*RECORDS SUPPLIED*:
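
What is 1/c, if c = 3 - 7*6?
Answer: -1/39 ≈ -0.025641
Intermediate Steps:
c = -39 (c = 3 - 42 = -39)
1/c = 1/(-39) = -1/39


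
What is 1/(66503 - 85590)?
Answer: -1/19087 ≈ -5.2392e-5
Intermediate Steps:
1/(66503 - 85590) = 1/(-19087) = -1/19087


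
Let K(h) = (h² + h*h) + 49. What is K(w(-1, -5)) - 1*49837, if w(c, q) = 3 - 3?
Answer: -49788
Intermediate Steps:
w(c, q) = 0
K(h) = 49 + 2*h² (K(h) = (h² + h²) + 49 = 2*h² + 49 = 49 + 2*h²)
K(w(-1, -5)) - 1*49837 = (49 + 2*0²) - 1*49837 = (49 + 2*0) - 49837 = (49 + 0) - 49837 = 49 - 49837 = -49788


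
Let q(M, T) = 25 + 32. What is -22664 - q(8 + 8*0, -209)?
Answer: -22721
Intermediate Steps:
q(M, T) = 57
-22664 - q(8 + 8*0, -209) = -22664 - 1*57 = -22664 - 57 = -22721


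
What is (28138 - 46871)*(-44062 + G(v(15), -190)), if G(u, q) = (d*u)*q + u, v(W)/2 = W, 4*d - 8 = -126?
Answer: -2325102494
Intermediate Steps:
d = -59/2 (d = 2 + (¼)*(-126) = 2 - 63/2 = -59/2 ≈ -29.500)
v(W) = 2*W
G(u, q) = u - 59*q*u/2 (G(u, q) = (-59*u/2)*q + u = -59*q*u/2 + u = u - 59*q*u/2)
(28138 - 46871)*(-44062 + G(v(15), -190)) = (28138 - 46871)*(-44062 + (2*15)*(2 - 59*(-190))/2) = -18733*(-44062 + (½)*30*(2 + 11210)) = -18733*(-44062 + (½)*30*11212) = -18733*(-44062 + 168180) = -18733*124118 = -2325102494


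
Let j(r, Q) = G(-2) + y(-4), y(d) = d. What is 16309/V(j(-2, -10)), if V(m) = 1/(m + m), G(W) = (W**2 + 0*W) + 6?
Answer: 195708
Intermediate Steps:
G(W) = 6 + W**2 (G(W) = (W**2 + 0) + 6 = W**2 + 6 = 6 + W**2)
j(r, Q) = 6 (j(r, Q) = (6 + (-2)**2) - 4 = (6 + 4) - 4 = 10 - 4 = 6)
V(m) = 1/(2*m)
16309/V(j(-2, -10)) = 16309/(((1/2)/6)) = 16309/(((1/2)*(1/6))) = 16309/(1/12) = 16309*12 = 195708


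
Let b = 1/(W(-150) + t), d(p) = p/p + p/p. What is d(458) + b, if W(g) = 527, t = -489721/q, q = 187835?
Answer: 197186483/98499324 ≈ 2.0019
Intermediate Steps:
d(p) = 2 (d(p) = 1 + 1 = 2)
t = -489721/187835 ≈ -2.6072
b = 187835/98499324 (b = 1/(527 - 489721/187835) = 1/(98499324/187835) = 187835/98499324 ≈ 0.0019070)
d(458) + b = 2 + 187835/98499324 = 197186483/98499324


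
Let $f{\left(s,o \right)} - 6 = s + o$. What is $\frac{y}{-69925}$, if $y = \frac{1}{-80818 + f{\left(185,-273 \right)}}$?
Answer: $\frac{1}{5656932500} \approx 1.7677 \cdot 10^{-10}$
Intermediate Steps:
$f{\left(s,o \right)} = 6 + o + s$ ($f{\left(s,o \right)} = 6 + \left(s + o\right) = 6 + \left(o + s\right) = 6 + o + s$)
$y = - \frac{1}{80900}$ ($y = \frac{1}{-80818 + \left(6 - 273 + 185\right)} = \frac{1}{-80818 - 82} = \frac{1}{-80900} = - \frac{1}{80900} \approx -1.2361 \cdot 10^{-5}$)
$\frac{y}{-69925} = - \frac{1}{80900 \left(-69925\right)} = \left(- \frac{1}{80900}\right) \left(- \frac{1}{69925}\right) = \frac{1}{5656932500}$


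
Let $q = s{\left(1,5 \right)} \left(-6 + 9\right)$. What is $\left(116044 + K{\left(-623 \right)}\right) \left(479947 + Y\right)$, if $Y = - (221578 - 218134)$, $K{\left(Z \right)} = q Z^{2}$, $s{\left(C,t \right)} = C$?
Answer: $610129212793$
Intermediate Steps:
$q = 3$ ($q = 1 \left(-6 + 9\right) = 1 \cdot 3 = 3$)
$K{\left(Z \right)} = 3 Z^{2}$
$Y = -3444$ ($Y = - (221578 - 218134) = \left(-1\right) 3444 = -3444$)
$\left(116044 + K{\left(-623 \right)}\right) \left(479947 + Y\right) = \left(116044 + 3 \left(-623\right)^{2}\right) \left(479947 - 3444\right) = \left(116044 + 3 \cdot 388129\right) 476503 = \left(116044 + 1164387\right) 476503 = 1280431 \cdot 476503 = 610129212793$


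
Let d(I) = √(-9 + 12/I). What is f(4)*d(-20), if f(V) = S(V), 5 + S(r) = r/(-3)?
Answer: -76*I*√15/15 ≈ -19.623*I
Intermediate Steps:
S(r) = -5 - r/3 (S(r) = -5 + r/(-3) = -5 + r*(-⅓) = -5 - r/3)
f(V) = -5 - V/3
f(4)*d(-20) = (-5 - ⅓*4)*√(-9 + 12/(-20)) = (-5 - 4/3)*√(-9 + 12*(-1/20)) = -19*√(-9 - ⅗)/3 = -76*I*√15/15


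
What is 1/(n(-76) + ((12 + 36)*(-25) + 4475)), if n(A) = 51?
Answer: 1/3326 ≈ 0.00030066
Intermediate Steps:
1/(n(-76) + ((12 + 36)*(-25) + 4475)) = 1/(51 + ((12 + 36)*(-25) + 4475)) = 1/(51 + (48*(-25) + 4475)) = 1/(51 + (-1200 + 4475)) = 1/(51 + 3275) = 1/3326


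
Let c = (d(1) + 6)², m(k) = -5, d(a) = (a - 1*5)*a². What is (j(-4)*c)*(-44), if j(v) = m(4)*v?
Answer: -3520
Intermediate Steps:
d(a) = a²*(-5 + a) (d(a) = (a - 5)*a² = (-5 + a)*a² = a²*(-5 + a))
c = 4 (c = (1²*(-5 + 1) + 6)² = (1*(-4) + 6)² = (-4 + 6)² = 2² = 4)
j(v) = -5*v
(j(-4)*c)*(-44) = (-5*(-4)*4)*(-44) = (20*4)*(-44) = 80*(-44) = -3520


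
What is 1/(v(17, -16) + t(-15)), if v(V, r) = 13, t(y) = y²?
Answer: 1/238 ≈ 0.0042017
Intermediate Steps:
1/(v(17, -16) + t(-15)) = 1/(13 + (-15)²) = 1/(13 + 225) = 1/238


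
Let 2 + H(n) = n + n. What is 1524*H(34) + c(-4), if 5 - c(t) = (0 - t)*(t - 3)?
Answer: 100617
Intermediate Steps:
H(n) = -2 + 2*n (H(n) = -2 + (n + n) = -2 + 2*n)
c(t) = 5 + t*(-3 + t) (c(t) = 5 - (0 - t)*(t - 3) = 5 - (-t)*(-3 + t) = 5 - (-1)*t*(-3 + t) = 5 + t*(-3 + t))
1524*H(34) + c(-4) = 1524*(-2 + 2*34) + (5 + (-4)**2 - 3*(-4)) = 1524*(-2 + 68) + (5 + 16 + 12) = 1524*66 + 33 = 100584 + 33 = 100617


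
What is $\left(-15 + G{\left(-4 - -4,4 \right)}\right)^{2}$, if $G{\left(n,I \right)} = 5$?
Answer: $100$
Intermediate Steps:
$\left(-15 + G{\left(-4 - -4,4 \right)}\right)^{2} = \left(-15 + 5\right)^{2} = \left(-10\right)^{2} = 100$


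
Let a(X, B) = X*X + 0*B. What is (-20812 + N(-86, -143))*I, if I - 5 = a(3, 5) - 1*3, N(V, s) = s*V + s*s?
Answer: 131285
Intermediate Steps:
a(X, B) = X**2 (a(X, B) = X**2 + 0 = X**2)
N(V, s) = s**2 + V*s (N(V, s) = V*s + s**2 = s**2 + V*s)
I = 11 (I = 5 + (3**2 - 1*3) = 5 + (9 - 3) = 5 + 6 = 11)
(-20812 + N(-86, -143))*I = (-20812 - 143*(-86 - 143))*11 = (-20812 - 143*(-229))*11 = (-20812 + 32747)*11 = 11935*11 = 131285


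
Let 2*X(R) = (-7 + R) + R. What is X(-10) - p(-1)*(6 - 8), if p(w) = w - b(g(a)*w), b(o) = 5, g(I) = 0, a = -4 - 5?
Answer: -51/2 ≈ -25.500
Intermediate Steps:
a = -9
p(w) = -5 + w (p(w) = w - 1*5 = w - 5 = -5 + w)
X(R) = -7/2 + R (X(R) = ((-7 + R) + R)/2 = (-7 + 2*R)/2 = -7/2 + R)
X(-10) - p(-1)*(6 - 8) = (-7/2 - 10) - (-5 - 1)*(6 - 8) = -27/2 - (-6)*(-2) = -27/2 - 1*12 = -27/2 - 12 = -51/2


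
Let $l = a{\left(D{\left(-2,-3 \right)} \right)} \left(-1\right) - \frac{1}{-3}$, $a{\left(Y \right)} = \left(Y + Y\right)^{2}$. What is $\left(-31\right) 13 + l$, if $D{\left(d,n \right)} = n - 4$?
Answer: $- \frac{1796}{3} \approx -598.67$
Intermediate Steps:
$D{\left(d,n \right)} = -4 + n$ ($D{\left(d,n \right)} = n - 4 = -4 + n$)
$a{\left(Y \right)} = 4 Y^{2}$ ($a{\left(Y \right)} = \left(2 Y\right)^{2} = 4 Y^{2}$)
$l = - \frac{587}{3}$ ($l = 4 \left(-4 - 3\right)^{2} \left(-1\right) - \frac{1}{-3} = 4 \left(-7\right)^{2} \left(-1\right) - - \frac{1}{3} = 4 \cdot 49 \left(-1\right) + \frac{1}{3} = 196 \left(-1\right) + \frac{1}{3} = -196 + \frac{1}{3} = - \frac{587}{3} \approx -195.67$)
$\left(-31\right) 13 + l = \left(-31\right) 13 - \frac{587}{3} = -403 - \frac{587}{3} = - \frac{1796}{3}$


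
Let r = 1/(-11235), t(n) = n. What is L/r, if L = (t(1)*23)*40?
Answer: -10336200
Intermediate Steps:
L = 920 (L = (1*23)*40 = 23*40 = 920)
r = -1/11235 ≈ -8.9008e-5
L/r = 920/(-1/11235) = 920*(-11235) = -10336200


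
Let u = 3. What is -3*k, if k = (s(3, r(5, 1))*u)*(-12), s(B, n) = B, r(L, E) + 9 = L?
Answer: 324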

*EXERCISE INSTRUCTIONS*: With the first line being the one containing "Answer: -49788" and the last line the one containing "Answer: -2325102494", transcribe exactly the lines above that fall in that range.

*EXERCISE OUTPUT*:
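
Answer: -49788
Intermediate Steps:
w(c, q) = 0
K(h) = 49 + 2*h² (K(h) = (h² + h²) + 49 = 2*h² + 49 = 49 + 2*h²)
K(w(-1, -5)) - 1*49837 = (49 + 2*0²) - 1*49837 = (49 + 2*0) - 49837 = (49 + 0) - 49837 = 49 - 49837 = -49788


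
Let q(M, T) = 25 + 32. What is -22664 - q(8 + 8*0, -209)?
Answer: -22721
Intermediate Steps:
q(M, T) = 57
-22664 - q(8 + 8*0, -209) = -22664 - 1*57 = -22664 - 57 = -22721


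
What is (28138 - 46871)*(-44062 + G(v(15), -190)), if G(u, q) = (d*u)*q + u, v(W)/2 = W, 4*d - 8 = -126?
Answer: -2325102494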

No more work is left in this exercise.